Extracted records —

• • • • •

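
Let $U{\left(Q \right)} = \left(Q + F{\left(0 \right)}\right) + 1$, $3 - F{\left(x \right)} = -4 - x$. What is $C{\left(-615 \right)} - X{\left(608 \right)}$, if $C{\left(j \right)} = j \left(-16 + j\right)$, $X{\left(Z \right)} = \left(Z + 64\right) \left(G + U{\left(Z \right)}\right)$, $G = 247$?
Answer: $-191871$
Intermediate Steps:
$F{\left(x \right)} = 7 + x$ ($F{\left(x \right)} = 3 - \left(-4 - x\right) = 3 + \left(4 + x\right) = 7 + x$)
$U{\left(Q \right)} = 8 + Q$ ($U{\left(Q \right)} = \left(Q + \left(7 + 0\right)\right) + 1 = \left(Q + 7\right) + 1 = \left(7 + Q\right) + 1 = 8 + Q$)
$X{\left(Z \right)} = \left(64 + Z\right) \left(255 + Z\right)$ ($X{\left(Z \right)} = \left(Z + 64\right) \left(247 + \left(8 + Z\right)\right) = \left(64 + Z\right) \left(255 + Z\right)$)
$C{\left(-615 \right)} - X{\left(608 \right)} = - 615 \left(-16 - 615\right) - \left(16320 + 608^{2} + 319 \cdot 608\right) = \left(-615\right) \left(-631\right) - \left(16320 + 369664 + 193952\right) = 388065 - 579936 = -191871$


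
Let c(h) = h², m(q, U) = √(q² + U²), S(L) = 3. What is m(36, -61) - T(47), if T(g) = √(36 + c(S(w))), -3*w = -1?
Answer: √5017 - 3*√5 ≈ 64.123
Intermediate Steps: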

• • • • •

INSTRUCTIONS TO FOLLOW — Copy every line from the records that holds the string "What".

OUTPUT FOR THIS EXERCISE —
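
Let $U{\left(Q \right)} = \left(Q + F{\left(0 \right)}\right) + 1$, $3 - F{\left(x \right)} = -4 - x$. What is $C{\left(-615 \right)} - X{\left(608 \right)}$, if $C{\left(j \right)} = j \left(-16 + j\right)$, $X{\left(Z \right)} = \left(Z + 64\right) \left(G + U{\left(Z \right)}\right)$, $G = 247$?
Let c(h) = h², m(q, U) = √(q² + U²), S(L) = 3. What is m(36, -61) - T(47), if T(g) = √(36 + c(S(w))), -3*w = -1?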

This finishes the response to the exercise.